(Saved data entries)
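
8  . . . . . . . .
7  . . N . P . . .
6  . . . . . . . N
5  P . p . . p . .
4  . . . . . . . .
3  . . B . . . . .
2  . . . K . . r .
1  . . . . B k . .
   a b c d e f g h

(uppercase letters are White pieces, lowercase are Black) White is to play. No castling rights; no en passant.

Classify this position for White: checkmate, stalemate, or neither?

White to move; white king on d2.
In check: yes, from the black rook on g2.
Legal moves for White: Ke3, Kd3, Kd1, Kc1, Bf2.
White is in check but has 5 legal moves → neither.

neither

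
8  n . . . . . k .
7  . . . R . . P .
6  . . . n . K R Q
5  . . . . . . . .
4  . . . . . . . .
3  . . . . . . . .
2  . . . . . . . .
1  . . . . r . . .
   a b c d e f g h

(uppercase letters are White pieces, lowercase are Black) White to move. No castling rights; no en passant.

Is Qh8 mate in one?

After Qh8: black king on g8; in check: yes, from the white queen on h8.
King squares — f7: attacked by Kf6; g7: attacked by Kf6; h7: attacked by Qh8; f8: attacked by Pg7; h8: attacked by Pg7.
Black has no legal moves → checkmate.

yes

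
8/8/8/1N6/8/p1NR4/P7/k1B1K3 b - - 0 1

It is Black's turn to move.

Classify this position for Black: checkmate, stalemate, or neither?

Black to move; black king on a1.
In check: no.
King squares — b1: attacked by Nc3; a2: attacked by Nc3; b2: attacked by Bc1.
Legal moves for Black: none.
Not in check and no legal moves → stalemate.

stalemate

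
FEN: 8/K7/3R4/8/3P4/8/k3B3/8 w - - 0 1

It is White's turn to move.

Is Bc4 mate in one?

no

After Bc4: black king on a2; in check: yes, from the white bishop on c4.
Black has 4 legal replies: Ka3, Kb2, Kb1, Ka1.
In check but a legal move exists → not checkmate.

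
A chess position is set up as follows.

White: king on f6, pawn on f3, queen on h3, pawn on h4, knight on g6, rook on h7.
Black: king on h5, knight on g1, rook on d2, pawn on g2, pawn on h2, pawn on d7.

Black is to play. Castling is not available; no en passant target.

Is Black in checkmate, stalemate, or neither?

checkmate

Black to move; black king on h5.
In check: yes, from the white rook on h7.
King squares — g4: attacked by Pf3; h4: attacked by Qh3; g5: attacked by Ph4; g6: attacked by Kf6; h6: attacked by Rh7.
Legal moves for Black: none.
In check with no legal moves → checkmate.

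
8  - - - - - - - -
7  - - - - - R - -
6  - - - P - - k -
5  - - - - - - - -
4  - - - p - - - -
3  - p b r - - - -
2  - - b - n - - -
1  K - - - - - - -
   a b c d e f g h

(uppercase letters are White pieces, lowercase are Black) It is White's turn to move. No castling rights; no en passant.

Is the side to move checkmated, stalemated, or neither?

checkmate

White to move; white king on a1.
In check: yes, from the black bishop on c3.
King squares — b1: attacked by Bc2; a2: attacked by Pb3; b2: attacked by Bc3.
Legal moves for White: none.
In check with no legal moves → checkmate.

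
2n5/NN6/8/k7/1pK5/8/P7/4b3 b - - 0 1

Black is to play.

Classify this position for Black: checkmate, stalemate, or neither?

neither

Black to move; black king on a5.
In check: yes, from the white knight on b7.
King squares — a4: available; b4: own pawn; b5: attacked by Kc4; a6: available; b6: available.
Legal moves for Black: Kb6, Ka6, Ka4.
Black is in check but has 3 legal moves → neither.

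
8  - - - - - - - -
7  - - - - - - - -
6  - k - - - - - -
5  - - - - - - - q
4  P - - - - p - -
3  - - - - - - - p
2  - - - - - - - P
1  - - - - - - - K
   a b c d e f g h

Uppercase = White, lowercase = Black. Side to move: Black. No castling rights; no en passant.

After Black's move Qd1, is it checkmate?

After Qd1: white king on h1; in check: yes, from the black queen on d1.
King squares — g1: attacked by Qd1; g2: attacked by Ph3; h2: own pawn.
White has no legal moves → checkmate.

yes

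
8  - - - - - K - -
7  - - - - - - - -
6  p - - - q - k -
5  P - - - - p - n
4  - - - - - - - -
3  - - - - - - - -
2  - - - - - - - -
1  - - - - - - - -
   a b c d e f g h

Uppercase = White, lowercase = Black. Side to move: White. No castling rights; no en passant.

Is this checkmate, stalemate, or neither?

White to move; white king on f8.
In check: no.
King squares — e7: attacked by Qe6; f7: attacked by Qe6; g7: attacked by Nh5; e8: attacked by Qe6; g8: attacked by Qe6.
Legal moves for White: none.
Not in check and no legal moves → stalemate.

stalemate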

[Problem to solve] Go through the entries above and restate each one exactly.

[Result for this exercise]
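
8  . . . . . . . .
7  . . N . P . . .
6  . . . . . . . N
5  P . p . . p . .
4  . . . . . . . .
3  . . B . . . . .
2  . . . K . . r .
1  . . . . B k . .
   a b c d e f g h

(uppercase letters are White pieces, lowercase are Black) White is to play. No castling rights; no en passant.

Classify this position for White: checkmate, stalemate, or neither?

White to move; white king on d2.
In check: yes, from the black rook on g2.
Legal moves for White: Ke3, Kd3, Kd1, Kc1, Bf2.
White is in check but has 5 legal moves → neither.

neither

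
8  n . . . . . k .
7  . . . R . . P .
6  . . . n . K R Q
5  . . . . . . . .
4  . . . . . . . .
3  . . . . . . . .
2  . . . . . . . .
1  . . . . r . . .
   a b c d e f g h

(uppercase letters are White pieces, lowercase are Black) White to move. No castling rights; no en passant.

Is Qh8 mate in one?

After Qh8: black king on g8; in check: yes, from the white queen on h8.
King squares — f7: attacked by Kf6; g7: attacked by Kf6; h7: attacked by Qh8; f8: attacked by Pg7; h8: attacked by Pg7.
Black has no legal moves → checkmate.

yes

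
8/8/8/1N6/8/p1NR4/P7/k1B1K3 b - - 0 1

It is Black's turn to move.

Classify this position for Black: checkmate, stalemate, or neither?

Black to move; black king on a1.
In check: no.
King squares — b1: attacked by Nc3; a2: attacked by Nc3; b2: attacked by Bc1.
Legal moves for Black: none.
Not in check and no legal moves → stalemate.

stalemate

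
FEN: 8/K7/3R4/8/3P4/8/k3B3/8 w - - 0 1

It is White's turn to move.

Is Bc4 mate in one?

no

After Bc4: black king on a2; in check: yes, from the white bishop on c4.
Black has 4 legal replies: Ka3, Kb2, Kb1, Ka1.
In check but a legal move exists → not checkmate.

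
A chess position is set up as follows.

White: king on f6, pawn on f3, queen on h3, pawn on h4, knight on g6, rook on h7.
Black: king on h5, knight on g1, rook on d2, pawn on g2, pawn on h2, pawn on d7.

Black is to play. Castling is not available; no en passant target.

Is Black in checkmate, stalemate, or neither?

checkmate

Black to move; black king on h5.
In check: yes, from the white rook on h7.
King squares — g4: attacked by Pf3; h4: attacked by Qh3; g5: attacked by Ph4; g6: attacked by Kf6; h6: attacked by Rh7.
Legal moves for Black: none.
In check with no legal moves → checkmate.

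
8  - - - - - - - -
7  - - - - - R - -
6  - - - P - - k -
5  - - - - - - - -
4  - - - p - - - -
3  - p b r - - - -
2  - - b - n - - -
1  K - - - - - - -
   a b c d e f g h

(uppercase letters are White pieces, lowercase are Black) It is White's turn to move. No castling rights; no en passant.

Is the side to move checkmated, stalemated, or neither?

checkmate

White to move; white king on a1.
In check: yes, from the black bishop on c3.
King squares — b1: attacked by Bc2; a2: attacked by Pb3; b2: attacked by Bc3.
Legal moves for White: none.
In check with no legal moves → checkmate.

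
2n5/NN6/8/k7/1pK5/8/P7/4b3 b - - 0 1

Black is to play.

Classify this position for Black: checkmate, stalemate, or neither?

neither

Black to move; black king on a5.
In check: yes, from the white knight on b7.
King squares — a4: available; b4: own pawn; b5: attacked by Kc4; a6: available; b6: available.
Legal moves for Black: Kb6, Ka6, Ka4.
Black is in check but has 3 legal moves → neither.

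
8  - - - - - - - -
7  - - - - - - - -
6  - k - - - - - -
5  - - - - - - - q
4  P - - - - p - -
3  - - - - - - - p
2  - - - - - - - P
1  - - - - - - - K
   a b c d e f g h

Uppercase = White, lowercase = Black. Side to move: Black. No castling rights; no en passant.

After Black's move Qd1, is it checkmate?

After Qd1: white king on h1; in check: yes, from the black queen on d1.
King squares — g1: attacked by Qd1; g2: attacked by Ph3; h2: own pawn.
White has no legal moves → checkmate.

yes

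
8  - - - - - K - -
7  - - - - - - - -
6  p - - - q - k -
5  P - - - - p - n
4  - - - - - - - -
3  - - - - - - - -
2  - - - - - - - -
1  - - - - - - - -
   a b c d e f g h

Uppercase = White, lowercase = Black. Side to move: White. No castling rights; no en passant.

Is this checkmate, stalemate, or neither?

White to move; white king on f8.
In check: no.
King squares — e7: attacked by Qe6; f7: attacked by Qe6; g7: attacked by Nh5; e8: attacked by Qe6; g8: attacked by Qe6.
Legal moves for White: none.
Not in check and no legal moves → stalemate.

stalemate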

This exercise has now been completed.